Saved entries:
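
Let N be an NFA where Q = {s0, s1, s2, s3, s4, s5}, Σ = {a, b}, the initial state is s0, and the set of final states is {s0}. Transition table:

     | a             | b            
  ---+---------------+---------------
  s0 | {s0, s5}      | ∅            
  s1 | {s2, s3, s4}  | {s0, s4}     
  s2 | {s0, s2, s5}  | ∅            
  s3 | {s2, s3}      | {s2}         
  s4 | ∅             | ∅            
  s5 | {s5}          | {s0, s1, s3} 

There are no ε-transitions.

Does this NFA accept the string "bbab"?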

▶ _Exercise description_: Would you transcribe the records above exactly, leaving nothing out?

▶ _Task solution_:
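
Let N be an NFA where Q = {s0, s1, s2, s3, s4, s5}, Σ = {a, b}, the initial state is s0, and the set of final states is {s0}. Transition table:

     | a             | b            
  ---+---------------+---------------
  s0 | {s0, s5}      | ∅            
  s1 | {s2, s3, s4}  | {s0, s4}     
  s2 | {s0, s2, s5}  | ∅            
  s3 | {s2, s3}      | {s2}         
  s4 | ∅             | ∅            
  s5 | {s5}          | {s0, s1, s3} 

There are no ε-transitions.

Does this NFA accept the string "bbab"?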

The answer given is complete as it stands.